**Data provided:**
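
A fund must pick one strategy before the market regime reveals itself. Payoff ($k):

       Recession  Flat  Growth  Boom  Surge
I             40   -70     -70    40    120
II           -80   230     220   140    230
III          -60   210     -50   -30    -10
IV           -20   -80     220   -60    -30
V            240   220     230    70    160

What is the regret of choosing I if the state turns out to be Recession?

200

Best payoff under Recession is 240.
Regret = 240 − 40 = 200.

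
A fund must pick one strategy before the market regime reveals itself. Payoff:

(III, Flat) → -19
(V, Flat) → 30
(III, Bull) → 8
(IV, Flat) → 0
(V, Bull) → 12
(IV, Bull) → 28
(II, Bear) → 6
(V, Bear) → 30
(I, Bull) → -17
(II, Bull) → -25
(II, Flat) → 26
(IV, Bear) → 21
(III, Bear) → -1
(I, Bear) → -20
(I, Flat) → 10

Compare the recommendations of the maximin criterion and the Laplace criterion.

maximin → V; laplace → V (agree)

Row minima: I=-20, II=-25, III=-19, IV=0, V=12
Best worst-case = 12 → V.
Row averages: I=-9, II=7/3, III=-4, IV=49/3, V=24
Highest average = 24 → V.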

**What you have to do:**
Each record above should be reproduced in full, exactly as it stands.

**Response to the task:**
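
A fund must pick one strategy before the market regime reveals itself. Payoff ($k):

       Recession  Flat  Growth  Boom  Surge
I             40   -70     -70    40    120
II           -80   230     220   140    230
III          -60   210     -50   -30    -10
IV           -20   -80     220   -60    -30
V            240   220     230    70    160

What is the regret of choosing I if the state turns out to be Recession?

200

Best payoff under Recession is 240.
Regret = 240 − 40 = 200.

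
A fund must pick one strategy before the market regime reveals itself. Payoff:

(III, Flat) → -19
(V, Flat) → 30
(III, Bull) → 8
(IV, Flat) → 0
(V, Bull) → 12
(IV, Bull) → 28
(II, Bear) → 6
(V, Bear) → 30
(I, Bull) → -17
(II, Bull) → -25
(II, Flat) → 26
(IV, Bear) → 21
(III, Bear) → -1
(I, Bear) → -20
(I, Flat) → 10

Compare the recommendations of the maximin criterion and the Laplace criterion.

maximin → V; laplace → V (agree)

Row minima: I=-20, II=-25, III=-19, IV=0, V=12
Best worst-case = 12 → V.
Row averages: I=-9, II=7/3, III=-4, IV=49/3, V=24
Highest average = 24 → V.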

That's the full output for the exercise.